[[ Records supplied open ]]
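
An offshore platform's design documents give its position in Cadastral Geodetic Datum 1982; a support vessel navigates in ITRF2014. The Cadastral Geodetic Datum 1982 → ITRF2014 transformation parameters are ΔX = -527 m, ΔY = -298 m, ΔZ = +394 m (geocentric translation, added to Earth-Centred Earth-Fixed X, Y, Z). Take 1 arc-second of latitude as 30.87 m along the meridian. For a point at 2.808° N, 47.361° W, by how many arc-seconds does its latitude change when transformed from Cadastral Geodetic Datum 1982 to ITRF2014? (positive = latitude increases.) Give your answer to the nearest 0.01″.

sin φ = 0.048989, cos φ = 0.998799, sin λ = -0.735636, cos λ = 0.677377.
North component: ΔN = −sin φ cos λ·ΔX − sin φ sin λ·ΔY + cos φ·ΔZ = −(0.048989)(0.677377)(-527) − (0.048989)(-0.735636)(-298) + (0.998799)(394) = 400.28 m.
1° of latitude spans 3600 × 30.87 = 111132 m, so Δφ = 400.28 / 111132 × 3600 = 12.966″.

Δφ = 12.97″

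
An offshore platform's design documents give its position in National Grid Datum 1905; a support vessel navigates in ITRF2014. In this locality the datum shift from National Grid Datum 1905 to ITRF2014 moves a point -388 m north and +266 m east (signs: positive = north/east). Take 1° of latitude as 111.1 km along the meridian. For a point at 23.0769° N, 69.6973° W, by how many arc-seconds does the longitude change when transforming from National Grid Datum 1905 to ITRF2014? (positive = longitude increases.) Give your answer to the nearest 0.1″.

Δλ = 9.4″

At latitude 23.0769°, cos φ = 0.919980.
1° of longitude at this latitude = 111.1 × cos φ = 102.21 km, so Δλ = 266.0 / 102209.7 = 0.0026025° = 9.369″.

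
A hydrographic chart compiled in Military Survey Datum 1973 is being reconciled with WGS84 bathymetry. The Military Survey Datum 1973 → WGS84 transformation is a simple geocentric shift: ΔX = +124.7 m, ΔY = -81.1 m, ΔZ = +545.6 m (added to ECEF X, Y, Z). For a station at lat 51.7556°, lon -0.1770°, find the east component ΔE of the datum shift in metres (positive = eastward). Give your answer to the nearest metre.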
[[ Records supplied closed ]]
Exercise aim: Starting at the line that contains "the nearest 0.1″.", retype each remaining line of the records exactly; that line and the last line are both included.

Answer below:
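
An offshore platform's design documents give its position in National Grid Datum 1905; a support vessel navigates in ITRF2014. In this locality the datum shift from National Grid Datum 1905 to ITRF2014 moves a point -388 m north and +266 m east (signs: positive = north/east). Take 1° of latitude as 111.1 km along the meridian. For a point at 23.0769° N, 69.6973° W, by how many arc-seconds does the longitude change when transforming from National Grid Datum 1905 to ITRF2014? (positive = longitude increases.) Give your answer to the nearest 0.1″.

Δλ = 9.4″

At latitude 23.0769°, cos φ = 0.919980.
1° of longitude at this latitude = 111.1 × cos φ = 102.21 km, so Δλ = 266.0 / 102209.7 = 0.0026025° = 9.369″.

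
A hydrographic chart compiled in Military Survey Datum 1973 is being reconciled with WGS84 bathymetry. The Military Survey Datum 1973 → WGS84 transformation is a simple geocentric shift: ΔX = +124.7 m, ΔY = -81.1 m, ΔZ = +545.6 m (added to ECEF X, Y, Z). For a station at lat 51.7556°, lon -0.1770°, find the east component ΔE of the datum shift in metres (positive = eastward). Give your answer to the nearest metre.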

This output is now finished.